_What needs to be done:_ Your reply should hold the line containing "T(1,1) = 3.9661139" and every later line of the records, reproduced exactly, and no other lines.

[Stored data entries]
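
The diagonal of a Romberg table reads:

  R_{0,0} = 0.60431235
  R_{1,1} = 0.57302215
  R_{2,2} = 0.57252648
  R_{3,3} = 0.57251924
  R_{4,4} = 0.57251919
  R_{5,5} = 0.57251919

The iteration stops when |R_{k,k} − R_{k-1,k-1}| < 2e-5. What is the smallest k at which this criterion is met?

k = 3

|R_{1,1} − R_{0,0}| = 0.03129020 ≥ 2e-5
|R_{2,2} − R_{1,1}| = 0.00049567 ≥ 2e-5
|R_{3,3} − R_{2,2}| = 0.00000724 < 2e-5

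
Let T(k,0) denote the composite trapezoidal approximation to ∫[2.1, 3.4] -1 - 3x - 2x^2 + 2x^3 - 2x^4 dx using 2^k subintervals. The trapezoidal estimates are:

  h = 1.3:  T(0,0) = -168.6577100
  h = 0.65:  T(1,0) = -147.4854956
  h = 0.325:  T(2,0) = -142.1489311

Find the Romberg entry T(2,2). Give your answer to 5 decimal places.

-140.36621

Richardson extrapolation on the trapezoidal column (denominator 4−1=3):
T(1,1) = -147.4854956 + (-147.4854956 − (-168.6577100))/3 = -140.4280908
T(2,1) = -142.1489311 + (-142.1489311 − (-147.4854956))/3 = -140.3700763
T(2,2) = -140.3700763 + (-140.3700763 − (-140.4280908))/15 = -140.3662087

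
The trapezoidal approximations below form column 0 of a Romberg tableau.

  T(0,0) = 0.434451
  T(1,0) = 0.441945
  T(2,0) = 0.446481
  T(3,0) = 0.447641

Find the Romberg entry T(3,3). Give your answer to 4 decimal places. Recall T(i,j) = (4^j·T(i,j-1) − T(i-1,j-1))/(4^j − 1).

T(1,1) = 0.441945 + (0.441945 − 0.434451)/3 = 0.444443
T(2,1) = 0.446481 + (0.446481 − 0.441945)/3 = 0.447993
T(3,1) = 0.447641 + (0.447641 − 0.446481)/3 = 0.448028
T(2,2) = 0.447993 + (0.447993 − 0.444443)/15 = 0.448230
T(3,2) = 0.448028 + (0.448028 − 0.447993)/15 = 0.448030
T(3,3) = (64·0.448030 − 0.448230) / 63 = 0.448027
(Column j=1 coincides with Simpson's rule on the same nodes.)

0.4480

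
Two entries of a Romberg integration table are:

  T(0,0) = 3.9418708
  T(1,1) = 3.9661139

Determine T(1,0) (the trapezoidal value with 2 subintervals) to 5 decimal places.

From T(1,1) = (4·T(1,0) − T(0,0))/3, solve for T(1,0):
4·T(1,0) = 3·3.9661139 + 3.9418708 = 15.8402125
T(1,0) = 3.9600531

3.96005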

_Answer:_
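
  T(1,1) = 3.9661139

Determine T(1,0) (the trapezoidal value with 2 subintervals) to 5 decimal places.

From T(1,1) = (4·T(1,0) − T(0,0))/3, solve for T(1,0):
4·T(1,0) = 3·3.9661139 + 3.9418708 = 15.8402125
T(1,0) = 3.9600531

3.96005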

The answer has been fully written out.